Stored data
-- Opening Marker --

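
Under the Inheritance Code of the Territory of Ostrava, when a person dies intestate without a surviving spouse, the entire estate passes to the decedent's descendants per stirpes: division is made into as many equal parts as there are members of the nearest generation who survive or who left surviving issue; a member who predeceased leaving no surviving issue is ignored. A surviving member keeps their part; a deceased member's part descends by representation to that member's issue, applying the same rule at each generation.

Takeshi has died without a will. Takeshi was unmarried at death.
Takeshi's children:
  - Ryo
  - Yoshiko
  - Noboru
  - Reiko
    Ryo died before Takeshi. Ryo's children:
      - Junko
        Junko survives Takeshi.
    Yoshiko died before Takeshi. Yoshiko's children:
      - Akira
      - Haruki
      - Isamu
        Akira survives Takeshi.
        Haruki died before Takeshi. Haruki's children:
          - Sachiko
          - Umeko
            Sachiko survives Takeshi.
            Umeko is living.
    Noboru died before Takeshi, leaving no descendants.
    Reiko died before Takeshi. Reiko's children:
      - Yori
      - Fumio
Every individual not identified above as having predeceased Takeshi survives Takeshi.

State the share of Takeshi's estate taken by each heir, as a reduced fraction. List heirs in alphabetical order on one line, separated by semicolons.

There is no surviving spouse, so the entire estate passes to Takeshi's descendants per stirpes.
Noboru left no surviving issue, so that branch lapses and is disregarded.
The estate is divided into 3 equal shares of 1/3 among Ryo, Yoshiko, Reiko.
Ryo predeceased; the 1/3 allotted to Ryo's branch passes to Ryo's issue by representation.
Junko is the sole taker at this level and receives the full 1/3.
Yoshiko predeceased; the 1/3 allotted to Yoshiko's branch passes to Yoshiko's issue by representation.
The 1/3 is divided into 3 equal shares of 1/9 among Akira, Haruki, Isamu.
Akira is living and takes 1/9.
Haruki predeceased; the 1/9 allotted to Haruki's branch passes to Haruki's issue by representation.
The 1/9 is divided into 2 equal shares of 1/18 among Sachiko, Umeko.
Sachiko is living and takes 1/18.
Umeko is living and takes 1/18.
Isamu is living and takes 1/9.
Reiko predeceased; the 1/3 allotted to Reiko's branch passes to Reiko's issue by representation.
The 1/3 is divided into 2 equal shares of 1/6 among Yori, Fumio.
Yori is living and takes 1/6.
Fumio is living and takes 1/6.

Akira 1/9; Fumio 1/6; Isamu 1/9; Junko 1/3; Sachiko 1/18; Umeko 1/18; Yori 1/6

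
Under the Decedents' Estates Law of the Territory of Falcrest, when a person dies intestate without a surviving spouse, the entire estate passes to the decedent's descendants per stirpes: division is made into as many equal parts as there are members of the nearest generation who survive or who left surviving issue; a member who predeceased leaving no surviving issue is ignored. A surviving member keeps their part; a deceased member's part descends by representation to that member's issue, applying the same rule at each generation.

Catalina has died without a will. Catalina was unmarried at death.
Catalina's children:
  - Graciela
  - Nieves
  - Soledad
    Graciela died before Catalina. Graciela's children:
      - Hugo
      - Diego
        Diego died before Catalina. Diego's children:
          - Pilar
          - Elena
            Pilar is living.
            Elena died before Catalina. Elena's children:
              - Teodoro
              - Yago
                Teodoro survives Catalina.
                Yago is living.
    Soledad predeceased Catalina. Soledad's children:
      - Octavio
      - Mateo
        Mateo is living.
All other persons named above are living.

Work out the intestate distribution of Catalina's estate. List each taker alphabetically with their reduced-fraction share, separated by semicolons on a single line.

Hugo 1/6; Mateo 1/6; Nieves 1/3; Octavio 1/6; Pilar 1/12; Teodoro 1/24; Yago 1/24

There is no surviving spouse, so the entire estate passes to Catalina's descendants per stirpes.
The estate is divided into 3 equal shares of 1/3 among Graciela, Nieves, Soledad.
Graciela predeceased; the 1/3 allotted to Graciela's branch passes to Graciela's issue by representation.
The 1/3 is divided into 2 equal shares of 1/6 among Hugo, Diego.
Hugo is living and takes 1/6.
Diego predeceased; the 1/6 allotted to Diego's branch passes to Diego's issue by representation.
The 1/6 is divided into 2 equal shares of 1/12 among Pilar, Elena.
Pilar is living and takes 1/12.
Elena predeceased; the 1/12 allotted to Elena's branch passes to Elena's issue by representation.
The 1/12 is divided into 2 equal shares of 1/24 among Teodoro, Yago.
Teodoro is living and takes 1/24.
Yago is living and takes 1/24.
Nieves is living and takes 1/3.
Soledad predeceased; the 1/3 allotted to Soledad's branch passes to Soledad's issue by representation.
The 1/3 is divided into 2 equal shares of 1/6 among Octavio, Mateo.
Octavio is living and takes 1/6.
Mateo is living and takes 1/6.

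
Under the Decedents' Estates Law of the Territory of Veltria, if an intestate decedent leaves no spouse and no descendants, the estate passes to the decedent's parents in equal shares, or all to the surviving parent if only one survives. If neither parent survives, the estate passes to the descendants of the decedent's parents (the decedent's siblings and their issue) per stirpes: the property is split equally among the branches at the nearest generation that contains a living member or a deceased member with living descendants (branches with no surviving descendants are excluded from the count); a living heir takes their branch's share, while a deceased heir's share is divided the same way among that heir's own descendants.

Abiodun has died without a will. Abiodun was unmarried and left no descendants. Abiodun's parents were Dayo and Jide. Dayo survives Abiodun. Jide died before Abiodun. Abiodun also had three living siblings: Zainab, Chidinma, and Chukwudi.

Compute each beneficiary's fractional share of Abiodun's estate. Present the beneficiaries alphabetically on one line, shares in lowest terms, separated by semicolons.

Dayo 1

Only one parent, Dayo, survives, so Dayo takes the entire estate. The siblings take nothing because a surviving parent has priority.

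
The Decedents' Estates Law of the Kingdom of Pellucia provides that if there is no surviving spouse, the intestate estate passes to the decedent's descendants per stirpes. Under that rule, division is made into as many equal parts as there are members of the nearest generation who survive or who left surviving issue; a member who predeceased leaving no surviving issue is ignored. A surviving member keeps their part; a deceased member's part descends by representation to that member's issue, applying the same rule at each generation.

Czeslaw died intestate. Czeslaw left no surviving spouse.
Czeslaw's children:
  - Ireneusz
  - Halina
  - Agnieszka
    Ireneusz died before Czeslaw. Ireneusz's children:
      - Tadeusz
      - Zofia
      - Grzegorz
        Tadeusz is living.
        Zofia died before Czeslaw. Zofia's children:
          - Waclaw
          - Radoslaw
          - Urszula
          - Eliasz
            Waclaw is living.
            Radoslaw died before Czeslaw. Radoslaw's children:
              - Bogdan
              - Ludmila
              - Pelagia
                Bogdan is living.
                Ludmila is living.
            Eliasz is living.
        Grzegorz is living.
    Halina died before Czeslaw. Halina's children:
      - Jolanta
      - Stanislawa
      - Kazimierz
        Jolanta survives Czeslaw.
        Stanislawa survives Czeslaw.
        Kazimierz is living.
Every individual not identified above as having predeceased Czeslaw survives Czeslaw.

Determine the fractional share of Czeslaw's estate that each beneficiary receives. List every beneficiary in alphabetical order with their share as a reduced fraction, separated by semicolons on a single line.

There is no surviving spouse, so the entire estate passes to Czeslaw's descendants per stirpes.
The estate is divided into 3 equal shares of 1/3 among Ireneusz, Halina, Agnieszka.
Ireneusz predeceased; the 1/3 allotted to Ireneusz's branch passes to Ireneusz's issue by representation.
The 1/3 is divided into 3 equal shares of 1/9 among Tadeusz, Zofia, Grzegorz.
Tadeusz is living and takes 1/9.
Zofia predeceased; the 1/9 allotted to Zofia's branch passes to Zofia's issue by representation.
The 1/9 is divided into 4 equal shares of 1/36 among Waclaw, Radoslaw, Urszula, Eliasz.
Waclaw is living and takes 1/36.
Radoslaw predeceased; the 1/36 allotted to Radoslaw's branch passes to Radoslaw's issue by representation.
The 1/36 is divided into 3 equal shares of 1/108 among Bogdan, Ludmila, Pelagia.
Bogdan is living and takes 1/108.
Ludmila is living and takes 1/108.
Pelagia is living and takes 1/108.
Urszula is living and takes 1/36.
Eliasz is living and takes 1/36.
Grzegorz is living and takes 1/9.
Halina predeceased; the 1/3 allotted to Halina's branch passes to Halina's issue by representation.
The 1/3 is divided into 3 equal shares of 1/9 among Jolanta, Stanislawa, Kazimierz.
Jolanta is living and takes 1/9.
Stanislawa is living and takes 1/9.
Kazimierz is living and takes 1/9.
Agnieszka is living and takes 1/3.

Agnieszka 1/3; Bogdan 1/108; Eliasz 1/36; Grzegorz 1/9; Jolanta 1/9; Kazimierz 1/9; Ludmila 1/108; Pelagia 1/108; Stanislawa 1/9; Tadeusz 1/9; Urszula 1/36; Waclaw 1/36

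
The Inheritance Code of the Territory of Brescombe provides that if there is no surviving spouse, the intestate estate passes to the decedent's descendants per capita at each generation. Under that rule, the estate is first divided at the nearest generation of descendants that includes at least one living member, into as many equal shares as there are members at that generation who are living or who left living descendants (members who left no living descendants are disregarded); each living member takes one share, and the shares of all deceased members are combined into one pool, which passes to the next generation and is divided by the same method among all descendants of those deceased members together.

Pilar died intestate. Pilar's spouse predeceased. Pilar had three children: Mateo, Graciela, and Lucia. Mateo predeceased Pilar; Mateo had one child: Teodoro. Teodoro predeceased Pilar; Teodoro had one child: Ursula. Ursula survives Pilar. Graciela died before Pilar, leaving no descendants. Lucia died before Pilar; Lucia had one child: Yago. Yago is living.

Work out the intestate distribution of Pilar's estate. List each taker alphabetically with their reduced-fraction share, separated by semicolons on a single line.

Ursula 1/2; Yago 1/2

There is no surviving spouse, so the entire estate passes to Pilar's descendants per capita at each generation.
No one at generation 1 (Mateo, Lucia) is living; moving to the next generation.
At generation 2 (Teodoro, Yago) there are 2 shares of (1)/2 = 1/2 each.
Living: Yago — each takes 1/2.
Deceased: Teodoro. That 1/2 share is carried to generation 3.
At generation 3 (Ursula) there are 1 shares of (1/2)/1 = 1/2 each.
Living: Ursula — each takes 1/2.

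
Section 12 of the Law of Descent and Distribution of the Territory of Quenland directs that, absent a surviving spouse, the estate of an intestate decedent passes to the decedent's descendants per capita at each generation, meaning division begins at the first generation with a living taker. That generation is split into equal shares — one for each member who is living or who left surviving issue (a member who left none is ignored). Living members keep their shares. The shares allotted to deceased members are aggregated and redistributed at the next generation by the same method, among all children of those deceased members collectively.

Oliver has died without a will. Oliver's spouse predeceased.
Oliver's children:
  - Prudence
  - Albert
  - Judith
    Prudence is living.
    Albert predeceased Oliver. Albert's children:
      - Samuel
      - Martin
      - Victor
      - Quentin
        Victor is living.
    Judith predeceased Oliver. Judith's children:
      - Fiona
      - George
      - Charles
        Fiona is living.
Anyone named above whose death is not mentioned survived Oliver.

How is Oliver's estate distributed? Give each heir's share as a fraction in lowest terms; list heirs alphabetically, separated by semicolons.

Charles 2/21; Fiona 2/21; George 2/21; Martin 2/21; Prudence 1/3; Quentin 2/21; Samuel 2/21; Victor 2/21

There is no surviving spouse, so the entire estate passes to Oliver's descendants per capita at each generation.
At generation 1 (Prudence, Albert, Judith) there are 3 shares of (1)/3 = 1/3 each.
Living: Prudence — each takes 1/3.
Deceased: Albert and Judith. Their combined 2/3 is pooled and carried to generation 2.
At generation 2 (Samuel, Martin, Victor, Quentin, Fiona, George, Charles) there are 7 shares of (2/3)/7 = 2/21 each.
Living: Samuel, Martin, Victor, Quentin, Fiona, George, and Charles — each takes 2/21.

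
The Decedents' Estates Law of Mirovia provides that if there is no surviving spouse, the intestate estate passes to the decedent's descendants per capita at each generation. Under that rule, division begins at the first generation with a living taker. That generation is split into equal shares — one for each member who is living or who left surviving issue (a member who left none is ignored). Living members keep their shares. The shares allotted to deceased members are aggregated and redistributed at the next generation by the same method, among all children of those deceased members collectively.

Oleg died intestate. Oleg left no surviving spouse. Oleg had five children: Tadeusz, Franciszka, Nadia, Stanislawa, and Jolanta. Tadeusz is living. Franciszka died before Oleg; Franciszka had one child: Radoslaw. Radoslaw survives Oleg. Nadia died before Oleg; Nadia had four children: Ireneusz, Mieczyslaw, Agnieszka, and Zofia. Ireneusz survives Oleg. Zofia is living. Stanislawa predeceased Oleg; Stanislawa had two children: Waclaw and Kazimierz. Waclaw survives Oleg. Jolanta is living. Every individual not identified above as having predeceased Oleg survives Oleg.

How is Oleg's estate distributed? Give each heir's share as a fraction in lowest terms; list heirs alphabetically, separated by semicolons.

There is no surviving spouse, so the entire estate passes to Oleg's descendants per capita at each generation.
At generation 1 (Tadeusz, Franciszka, Nadia, Stanislawa, Jolanta) there are 5 shares of (1)/5 = 1/5 each.
Living: Tadeusz and Jolanta — each takes 1/5.
Deceased: Franciszka, Nadia, and Stanislawa. Their combined 3/5 is pooled and carried to generation 2.
At generation 2 (Radoslaw, Ireneusz, Mieczyslaw, Agnieszka, Zofia, Waclaw, Kazimierz) there are 7 shares of (3/5)/7 = 3/35 each.
Living: Radoslaw, Ireneusz, Mieczyslaw, Agnieszka, Zofia, Waclaw, and Kazimierz — each takes 3/35.

Agnieszka 3/35; Ireneusz 3/35; Jolanta 1/5; Kazimierz 3/35; Mieczyslaw 3/35; Radoslaw 3/35; Tadeusz 1/5; Waclaw 3/35; Zofia 3/35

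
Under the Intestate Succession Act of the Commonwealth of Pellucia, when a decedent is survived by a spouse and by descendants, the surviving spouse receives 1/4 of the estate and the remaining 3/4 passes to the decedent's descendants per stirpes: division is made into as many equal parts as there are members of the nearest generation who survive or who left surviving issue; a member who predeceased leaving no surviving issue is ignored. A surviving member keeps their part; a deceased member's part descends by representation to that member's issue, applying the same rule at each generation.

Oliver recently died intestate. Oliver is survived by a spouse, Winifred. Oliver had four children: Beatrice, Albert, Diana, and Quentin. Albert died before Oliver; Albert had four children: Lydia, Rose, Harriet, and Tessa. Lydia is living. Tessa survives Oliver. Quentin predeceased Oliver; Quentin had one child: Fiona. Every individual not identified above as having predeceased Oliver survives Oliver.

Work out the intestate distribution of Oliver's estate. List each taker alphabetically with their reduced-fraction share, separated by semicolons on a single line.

Beatrice 3/16; Diana 3/16; Fiona 3/16; Harriet 3/64; Lydia 3/64; Rose 3/64; Tessa 3/64; Winifred 1/4

Winifred, as surviving spouse, takes 1/4.
The remaining 3/4 passes to Oliver's descendants per stirpes.
The 3/4 is divided into 4 equal shares of 3/16 among Beatrice, Albert, Diana, Quentin.
Beatrice is living and takes 3/16.
Albert predeceased; the 3/16 allotted to Albert's branch passes to Albert's issue by representation.
The 3/16 is divided into 4 equal shares of 3/64 among Lydia, Rose, Harriet, Tessa.
Lydia is living and takes 3/64.
Rose is living and takes 3/64.
Harriet is living and takes 3/64.
Tessa is living and takes 3/64.
Diana is living and takes 3/16.
Quentin predeceased; the 3/16 allotted to Quentin's branch passes to Quentin's issue by representation.
Fiona is the sole taker at this level and receives the full 3/16.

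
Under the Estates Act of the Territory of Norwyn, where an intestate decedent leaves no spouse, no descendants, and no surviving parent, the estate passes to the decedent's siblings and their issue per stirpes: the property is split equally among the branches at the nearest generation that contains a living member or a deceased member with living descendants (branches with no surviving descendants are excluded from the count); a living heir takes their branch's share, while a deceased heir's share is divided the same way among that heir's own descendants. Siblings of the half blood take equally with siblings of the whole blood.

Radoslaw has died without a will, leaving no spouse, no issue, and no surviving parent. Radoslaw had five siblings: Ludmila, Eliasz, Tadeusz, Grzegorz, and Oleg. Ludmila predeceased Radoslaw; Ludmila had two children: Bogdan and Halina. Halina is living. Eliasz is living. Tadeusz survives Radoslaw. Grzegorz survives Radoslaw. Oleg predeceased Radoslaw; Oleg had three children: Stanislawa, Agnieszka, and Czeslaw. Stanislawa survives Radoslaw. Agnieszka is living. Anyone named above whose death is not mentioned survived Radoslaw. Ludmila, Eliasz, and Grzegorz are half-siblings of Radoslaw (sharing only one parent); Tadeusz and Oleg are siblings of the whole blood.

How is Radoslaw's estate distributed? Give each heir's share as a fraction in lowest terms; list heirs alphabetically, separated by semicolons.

Agnieszka 1/15; Bogdan 1/10; Czeslaw 1/15; Eliasz 1/5; Grzegorz 1/5; Halina 1/10; Stanislawa 1/15; Tadeusz 1/5

No spouse, descendants, or parent survives, so the estate passes to Radoslaw's siblings per stirpes.
Half-blood and whole-blood siblings take equally under the stated rule.
The estate is divided into 5 equal shares of 1/5 among Ludmila, Eliasz, Tadeusz, Grzegorz, Oleg.
Ludmila predeceased; the 1/5 allotted to Ludmila's branch passes to Ludmila's issue by representation.
The 1/5 is divided into 2 equal shares of 1/10 among Bogdan, Halina.
Bogdan is living and takes 1/10.
Halina is living and takes 1/10.
Eliasz is living and takes 1/5.
Tadeusz is living and takes 1/5.
Grzegorz is living and takes 1/5.
Oleg predeceased; the 1/5 allotted to Oleg's branch passes to Oleg's issue by representation.
The 1/5 is divided into 3 equal shares of 1/15 among Stanislawa, Agnieszka, Czeslaw.
Stanislawa is living and takes 1/15.
Agnieszka is living and takes 1/15.
Czeslaw is living and takes 1/15.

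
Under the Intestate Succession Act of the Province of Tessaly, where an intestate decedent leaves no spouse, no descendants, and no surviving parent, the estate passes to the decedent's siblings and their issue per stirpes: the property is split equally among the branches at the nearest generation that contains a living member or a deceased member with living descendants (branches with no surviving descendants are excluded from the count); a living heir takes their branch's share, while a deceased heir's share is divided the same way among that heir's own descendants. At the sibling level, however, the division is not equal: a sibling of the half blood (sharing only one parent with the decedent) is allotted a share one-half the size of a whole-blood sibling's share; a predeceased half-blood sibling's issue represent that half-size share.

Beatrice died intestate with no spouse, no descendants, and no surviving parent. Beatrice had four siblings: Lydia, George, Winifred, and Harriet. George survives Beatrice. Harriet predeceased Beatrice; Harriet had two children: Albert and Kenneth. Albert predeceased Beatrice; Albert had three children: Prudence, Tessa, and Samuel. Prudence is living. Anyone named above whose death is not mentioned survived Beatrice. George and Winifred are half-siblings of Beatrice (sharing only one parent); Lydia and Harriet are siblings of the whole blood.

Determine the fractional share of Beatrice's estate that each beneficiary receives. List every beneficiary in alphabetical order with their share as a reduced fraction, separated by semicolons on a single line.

No spouse, descendants, or parent survives, so the estate passes to Beatrice's siblings per stirpes.
Half-blood siblings count for one-half the weight of whole-blood siblings at the initial division.
Dividing 1 in proportion to weights (total weight 3): Lydia (weight 1) → 1/3; George (weight 1/2) → 1/6; Winifred (weight 1/2) → 1/6; Harriet (weight 1) → 1/3.
Lydia is living and takes 1/3.
George is living and takes 1/6.
Winifred is living and takes 1/6.
Harriet predeceased; the 1/3 allotted to Harriet's branch passes to Harriet's issue by representation.
The 1/3 is divided into 2 equal shares of 1/6 among Albert, Kenneth.
Albert predeceased; the 1/6 allotted to Albert's branch passes to Albert's issue by representation.
The 1/6 is divided into 3 equal shares of 1/18 among Prudence, Tessa, Samuel.
Prudence is living and takes 1/18.
Tessa is living and takes 1/18.
Samuel is living and takes 1/18.
Kenneth is living and takes 1/6.

George 1/6; Kenneth 1/6; Lydia 1/3; Prudence 1/18; Samuel 1/18; Tessa 1/18; Winifred 1/6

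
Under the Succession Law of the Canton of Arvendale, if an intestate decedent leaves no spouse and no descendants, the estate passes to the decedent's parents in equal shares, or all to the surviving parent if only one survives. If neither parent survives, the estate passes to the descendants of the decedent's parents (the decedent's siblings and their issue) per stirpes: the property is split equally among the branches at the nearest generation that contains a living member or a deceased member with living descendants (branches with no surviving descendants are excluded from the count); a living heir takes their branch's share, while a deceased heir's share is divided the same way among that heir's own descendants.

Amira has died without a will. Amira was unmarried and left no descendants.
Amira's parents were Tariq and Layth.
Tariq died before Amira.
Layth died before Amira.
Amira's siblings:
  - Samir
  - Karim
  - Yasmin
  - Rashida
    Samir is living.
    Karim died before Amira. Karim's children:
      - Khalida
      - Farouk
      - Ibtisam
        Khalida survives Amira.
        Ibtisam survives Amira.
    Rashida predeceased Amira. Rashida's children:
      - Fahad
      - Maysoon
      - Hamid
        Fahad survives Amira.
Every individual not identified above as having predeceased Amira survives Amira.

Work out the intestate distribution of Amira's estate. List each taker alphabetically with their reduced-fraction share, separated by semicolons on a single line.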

-- Closing Marker --

**PROMPT**
Throughout the data above, report every line that contains the string "redistributed".

**EXERCISE ANSWER**
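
Section 12 of the Law of Descent and Distribution of the Territory of Quenland directs that, absent a surviving spouse, the estate of an intestate decedent passes to the decedent's descendants per capita at each generation, meaning division begins at the first generation with a living taker. That generation is split into equal shares — one for each member who is living or who left surviving issue (a member who left none is ignored). Living members keep their shares. The shares allotted to deceased members are aggregated and redistributed at the next generation by the same method, among all children of those deceased members collectively.
The Decedents' Estates Law of Mirovia provides that if there is no surviving spouse, the intestate estate passes to the decedent's descendants per capita at each generation. Under that rule, division begins at the first generation with a living taker. That generation is split into equal shares — one for each member who is living or who left surviving issue (a member who left none is ignored). Living members keep their shares. The shares allotted to deceased members are aggregated and redistributed at the next generation by the same method, among all children of those deceased members collectively.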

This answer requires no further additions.